DATA LISTING →

-- -- --

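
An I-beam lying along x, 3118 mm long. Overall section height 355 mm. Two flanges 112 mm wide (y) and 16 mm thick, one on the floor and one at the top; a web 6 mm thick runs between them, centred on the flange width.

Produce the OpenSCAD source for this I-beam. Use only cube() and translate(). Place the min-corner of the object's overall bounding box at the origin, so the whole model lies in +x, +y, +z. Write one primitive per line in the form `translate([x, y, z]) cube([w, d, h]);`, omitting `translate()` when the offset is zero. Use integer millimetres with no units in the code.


cube([3118, 112, 16]);
translate([0, 53, 16]) cube([3118, 6, 323]);
translate([0, 0, 339]) cube([3118, 112, 16]);


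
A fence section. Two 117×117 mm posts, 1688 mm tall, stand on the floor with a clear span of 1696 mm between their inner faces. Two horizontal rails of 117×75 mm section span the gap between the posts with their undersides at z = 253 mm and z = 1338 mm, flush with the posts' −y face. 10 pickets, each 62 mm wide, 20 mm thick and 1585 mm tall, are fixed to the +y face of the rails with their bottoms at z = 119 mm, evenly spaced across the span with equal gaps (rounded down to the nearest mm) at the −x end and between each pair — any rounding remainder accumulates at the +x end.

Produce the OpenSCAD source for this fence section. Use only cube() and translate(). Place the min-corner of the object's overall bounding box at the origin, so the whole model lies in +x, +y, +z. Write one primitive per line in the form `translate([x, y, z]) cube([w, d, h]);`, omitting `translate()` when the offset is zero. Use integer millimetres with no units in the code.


cube([117, 117, 1688]);
translate([1813, 0, 0]) cube([117, 117, 1688]);
translate([117, 0, 253]) cube([1696, 117, 75]);
translate([117, 0, 1338]) cube([1696, 117, 75]);
translate([214, 117, 119]) cube([62, 20, 1585]);
translate([373, 117, 119]) cube([62, 20, 1585]);
translate([532, 117, 119]) cube([62, 20, 1585]);
translate([691, 117, 119]) cube([62, 20, 1585]);
translate([850, 117, 119]) cube([62, 20, 1585]);
translate([1009, 117, 119]) cube([62, 20, 1585]);
translate([1168, 117, 119]) cube([62, 20, 1585]);
translate([1327, 117, 119]) cube([62, 20, 1585]);
translate([1486, 117, 119]) cube([62, 20, 1585]);
translate([1645, 117, 119]) cube([62, 20, 1585]);


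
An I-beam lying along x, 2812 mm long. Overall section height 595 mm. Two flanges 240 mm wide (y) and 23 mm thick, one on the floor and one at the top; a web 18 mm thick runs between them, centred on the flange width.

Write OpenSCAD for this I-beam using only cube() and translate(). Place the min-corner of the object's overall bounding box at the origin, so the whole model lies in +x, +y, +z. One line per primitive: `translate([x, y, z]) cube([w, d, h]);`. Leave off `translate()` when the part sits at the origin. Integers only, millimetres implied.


cube([2812, 240, 23]);
translate([0, 111, 23]) cube([2812, 18, 549]);
translate([0, 0, 572]) cube([2812, 240, 23]);


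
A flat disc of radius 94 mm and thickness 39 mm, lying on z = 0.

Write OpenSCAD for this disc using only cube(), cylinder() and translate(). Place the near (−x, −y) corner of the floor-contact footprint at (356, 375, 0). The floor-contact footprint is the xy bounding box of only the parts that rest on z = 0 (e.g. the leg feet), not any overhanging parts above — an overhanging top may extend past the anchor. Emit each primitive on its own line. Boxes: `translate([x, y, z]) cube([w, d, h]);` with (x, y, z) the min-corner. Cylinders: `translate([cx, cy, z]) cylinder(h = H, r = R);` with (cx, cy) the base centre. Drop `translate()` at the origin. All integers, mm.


translate([450, 469, 0]) cylinder(h = 39, r = 94);


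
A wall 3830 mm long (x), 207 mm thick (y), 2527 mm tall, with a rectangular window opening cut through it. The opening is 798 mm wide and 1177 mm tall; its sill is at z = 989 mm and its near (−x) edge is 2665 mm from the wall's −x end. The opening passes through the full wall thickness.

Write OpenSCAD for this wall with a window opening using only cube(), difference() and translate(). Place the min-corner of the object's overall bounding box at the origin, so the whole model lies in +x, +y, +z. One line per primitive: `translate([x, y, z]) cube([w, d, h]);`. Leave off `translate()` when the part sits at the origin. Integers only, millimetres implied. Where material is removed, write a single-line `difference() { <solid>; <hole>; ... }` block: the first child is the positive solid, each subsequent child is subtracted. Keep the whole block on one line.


difference() { cube([3830, 207, 2527]); translate([2665, 0, 989]) cube([798, 207, 1177]); }


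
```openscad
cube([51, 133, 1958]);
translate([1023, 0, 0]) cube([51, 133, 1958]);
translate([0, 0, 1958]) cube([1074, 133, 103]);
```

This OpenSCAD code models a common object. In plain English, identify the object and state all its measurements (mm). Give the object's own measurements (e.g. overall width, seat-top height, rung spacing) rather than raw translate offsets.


A door frame. The clear opening is 972 mm wide and 1958 mm high. Two 51 mm wide jambs, 133 mm deep, stand either side of the opening from the floor to the top of the opening. A 103 mm thick head sits across the top of both jambs, spanning the full outside width of the frame.


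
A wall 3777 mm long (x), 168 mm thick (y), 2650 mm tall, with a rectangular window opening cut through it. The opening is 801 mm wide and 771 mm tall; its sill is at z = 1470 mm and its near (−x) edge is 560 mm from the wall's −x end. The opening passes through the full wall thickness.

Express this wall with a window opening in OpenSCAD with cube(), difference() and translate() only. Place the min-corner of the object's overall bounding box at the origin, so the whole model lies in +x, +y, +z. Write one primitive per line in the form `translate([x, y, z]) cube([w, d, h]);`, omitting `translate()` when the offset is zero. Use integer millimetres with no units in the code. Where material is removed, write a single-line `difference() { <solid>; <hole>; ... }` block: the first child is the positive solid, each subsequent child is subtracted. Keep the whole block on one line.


difference() { cube([3777, 168, 2650]); translate([560, 0, 1470]) cube([801, 168, 771]); }


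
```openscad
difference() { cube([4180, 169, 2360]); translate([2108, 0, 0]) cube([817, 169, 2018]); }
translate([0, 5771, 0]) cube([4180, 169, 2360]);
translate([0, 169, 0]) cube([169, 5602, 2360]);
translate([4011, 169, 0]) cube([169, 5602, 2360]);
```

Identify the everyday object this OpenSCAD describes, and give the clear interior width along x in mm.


A single room. The interior width is 3842 mm.

Four walls enclosing a rectangle with a door in the front wall — a room. Outside width 4180 minus two 169 mm walls gives 3842 mm.


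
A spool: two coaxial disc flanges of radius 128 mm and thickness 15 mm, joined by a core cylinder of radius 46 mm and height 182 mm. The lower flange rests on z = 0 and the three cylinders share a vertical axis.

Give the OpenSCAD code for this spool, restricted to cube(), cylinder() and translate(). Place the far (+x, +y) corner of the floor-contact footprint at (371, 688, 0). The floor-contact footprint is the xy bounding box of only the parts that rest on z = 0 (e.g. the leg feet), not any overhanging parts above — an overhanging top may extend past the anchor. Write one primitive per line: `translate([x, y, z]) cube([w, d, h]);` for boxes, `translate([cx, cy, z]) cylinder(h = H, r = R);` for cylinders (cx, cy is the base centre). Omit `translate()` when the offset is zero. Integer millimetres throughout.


translate([243, 560, 0]) cylinder(h = 15, r = 128);
translate([243, 560, 15]) cylinder(h = 182, r = 46);
translate([243, 560, 197]) cylinder(h = 15, r = 128);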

-- -- --

WHAT TO WORK ON → The answer must be every entry, reproduced exactly.

FINISHED TASK →
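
An I-beam lying along x, 3118 mm long. Overall section height 355 mm. Two flanges 112 mm wide (y) and 16 mm thick, one on the floor and one at the top; a web 6 mm thick runs between them, centred on the flange width.

Produce the OpenSCAD source for this I-beam. Use only cube() and translate(). Place the min-corner of the object's overall bounding box at the origin, so the whole model lies in +x, +y, +z. Write one primitive per line in the form `translate([x, y, z]) cube([w, d, h]);`, omitting `translate()` when the offset is zero. Use integer millimetres with no units in the code.


cube([3118, 112, 16]);
translate([0, 53, 16]) cube([3118, 6, 323]);
translate([0, 0, 339]) cube([3118, 112, 16]);


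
A fence section. Two 117×117 mm posts, 1688 mm tall, stand on the floor with a clear span of 1696 mm between their inner faces. Two horizontal rails of 117×75 mm section span the gap between the posts with their undersides at z = 253 mm and z = 1338 mm, flush with the posts' −y face. 10 pickets, each 62 mm wide, 20 mm thick and 1585 mm tall, are fixed to the +y face of the rails with their bottoms at z = 119 mm, evenly spaced across the span with equal gaps (rounded down to the nearest mm) at the −x end and between each pair — any rounding remainder accumulates at the +x end.

Produce the OpenSCAD source for this fence section. Use only cube() and translate(). Place the min-corner of the object's overall bounding box at the origin, so the whole model lies in +x, +y, +z. Write one primitive per line in the form `translate([x, y, z]) cube([w, d, h]);`, omitting `translate()` when the offset is zero. Use integer millimetres with no units in the code.


cube([117, 117, 1688]);
translate([1813, 0, 0]) cube([117, 117, 1688]);
translate([117, 0, 253]) cube([1696, 117, 75]);
translate([117, 0, 1338]) cube([1696, 117, 75]);
translate([214, 117, 119]) cube([62, 20, 1585]);
translate([373, 117, 119]) cube([62, 20, 1585]);
translate([532, 117, 119]) cube([62, 20, 1585]);
translate([691, 117, 119]) cube([62, 20, 1585]);
translate([850, 117, 119]) cube([62, 20, 1585]);
translate([1009, 117, 119]) cube([62, 20, 1585]);
translate([1168, 117, 119]) cube([62, 20, 1585]);
translate([1327, 117, 119]) cube([62, 20, 1585]);
translate([1486, 117, 119]) cube([62, 20, 1585]);
translate([1645, 117, 119]) cube([62, 20, 1585]);


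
An I-beam lying along x, 2812 mm long. Overall section height 595 mm. Two flanges 240 mm wide (y) and 23 mm thick, one on the floor and one at the top; a web 18 mm thick runs between them, centred on the flange width.

Write OpenSCAD for this I-beam using only cube() and translate(). Place the min-corner of the object's overall bounding box at the origin, so the whole model lies in +x, +y, +z. One line per primitive: `translate([x, y, z]) cube([w, d, h]);`. Leave off `translate()` when the part sits at the origin. Integers only, millimetres implied.


cube([2812, 240, 23]);
translate([0, 111, 23]) cube([2812, 18, 549]);
translate([0, 0, 572]) cube([2812, 240, 23]);


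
A flat disc of radius 94 mm and thickness 39 mm, lying on z = 0.

Write OpenSCAD for this disc using only cube(), cylinder() and translate(). Place the near (−x, −y) corner of the floor-contact footprint at (356, 375, 0). The floor-contact footprint is the xy bounding box of only the parts that rest on z = 0 (e.g. the leg feet), not any overhanging parts above — an overhanging top may extend past the anchor. Emit each primitive on its own line. Boxes: `translate([x, y, z]) cube([w, d, h]);` with (x, y, z) the min-corner. Cylinders: `translate([cx, cy, z]) cylinder(h = H, r = R);` with (cx, cy) the base centre. Drop `translate()` at the origin. All integers, mm.


translate([450, 469, 0]) cylinder(h = 39, r = 94);


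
A wall 3830 mm long (x), 207 mm thick (y), 2527 mm tall, with a rectangular window opening cut through it. The opening is 798 mm wide and 1177 mm tall; its sill is at z = 989 mm and its near (−x) edge is 2665 mm from the wall's −x end. The opening passes through the full wall thickness.

Write OpenSCAD for this wall with a window opening using only cube(), difference() and translate(). Place the min-corner of the object's overall bounding box at the origin, so the whole model lies in +x, +y, +z. One line per primitive: `translate([x, y, z]) cube([w, d, h]);`. Leave off `translate()` when the part sits at the origin. Integers only, millimetres implied. Where material is removed, write a single-line `difference() { <solid>; <hole>; ... }` block: the first child is the positive solid, each subsequent child is subtracted. Keep the whole block on one line.


difference() { cube([3830, 207, 2527]); translate([2665, 0, 989]) cube([798, 207, 1177]); }


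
```openscad
cube([51, 133, 1958]);
translate([1023, 0, 0]) cube([51, 133, 1958]);
translate([0, 0, 1958]) cube([1074, 133, 103]);
```

This OpenSCAD code models a common object. In plain English, identify the object and state all its measurements (mm). Give the object's own measurements (e.g. overall width, seat-top height, rung spacing) rather than raw translate offsets.


A door frame. The clear opening is 972 mm wide and 1958 mm high. Two 51 mm wide jambs, 133 mm deep, stand either side of the opening from the floor to the top of the opening. A 103 mm thick head sits across the top of both jambs, spanning the full outside width of the frame.


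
A wall 3777 mm long (x), 168 mm thick (y), 2650 mm tall, with a rectangular window opening cut through it. The opening is 801 mm wide and 771 mm tall; its sill is at z = 1470 mm and its near (−x) edge is 560 mm from the wall's −x end. The opening passes through the full wall thickness.

Express this wall with a window opening in OpenSCAD with cube(), difference() and translate() only. Place the min-corner of the object's overall bounding box at the origin, so the whole model lies in +x, +y, +z. Write one primitive per line in the form `translate([x, y, z]) cube([w, d, h]);`, omitting `translate()` when the offset is zero. Use integer millimetres with no units in the code. Where material is removed, write a single-line `difference() { <solid>; <hole>; ... }` block: the first child is the positive solid, each subsequent child is subtracted. Keep the whole block on one line.


difference() { cube([3777, 168, 2650]); translate([560, 0, 1470]) cube([801, 168, 771]); }


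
```openscad
difference() { cube([4180, 169, 2360]); translate([2108, 0, 0]) cube([817, 169, 2018]); }
translate([0, 5771, 0]) cube([4180, 169, 2360]);
translate([0, 169, 0]) cube([169, 5602, 2360]);
translate([4011, 169, 0]) cube([169, 5602, 2360]);
```

Identify the everyday object this OpenSCAD describes, and give the clear interior width along x in mm.


A single room. The interior width is 3842 mm.

Four walls enclosing a rectangle with a door in the front wall — a room. Outside width 4180 minus two 169 mm walls gives 3842 mm.


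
A spool: two coaxial disc flanges of radius 128 mm and thickness 15 mm, joined by a core cylinder of radius 46 mm and height 182 mm. The lower flange rests on z = 0 and the three cylinders share a vertical axis.

Give the OpenSCAD code for this spool, restricted to cube(), cylinder() and translate(). Place the far (+x, +y) corner of the floor-contact footprint at (371, 688, 0). The floor-contact footprint is the xy bounding box of only the parts that rest on z = 0 (e.g. the leg feet), not any overhanging parts above — an overhanging top may extend past the anchor. Write one primitive per line: `translate([x, y, z]) cube([w, d, h]);` for boxes, `translate([cx, cy, z]) cylinder(h = H, r = R);` for cylinders (cx, cy is the base centre). Omit `translate()` when the offset is zero. Integer millimetres throughout.


translate([243, 560, 0]) cylinder(h = 15, r = 128);
translate([243, 560, 15]) cylinder(h = 182, r = 46);
translate([243, 560, 197]) cylinder(h = 15, r = 128);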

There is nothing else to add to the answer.